EXERCISE:
Across the whole listing, how many lines hold the word "rooted"? Reply with the number by itself.

AVAILABLE RECORDS:
"""
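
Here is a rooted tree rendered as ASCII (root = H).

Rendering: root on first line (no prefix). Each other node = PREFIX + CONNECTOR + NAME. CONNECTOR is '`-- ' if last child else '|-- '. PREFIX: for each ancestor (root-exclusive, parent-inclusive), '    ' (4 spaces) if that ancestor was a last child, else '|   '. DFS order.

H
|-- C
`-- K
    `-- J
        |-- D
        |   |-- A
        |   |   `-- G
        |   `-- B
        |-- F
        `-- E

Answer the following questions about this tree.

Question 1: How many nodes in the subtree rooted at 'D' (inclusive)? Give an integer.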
"""
WRITTEN ANSWER:
2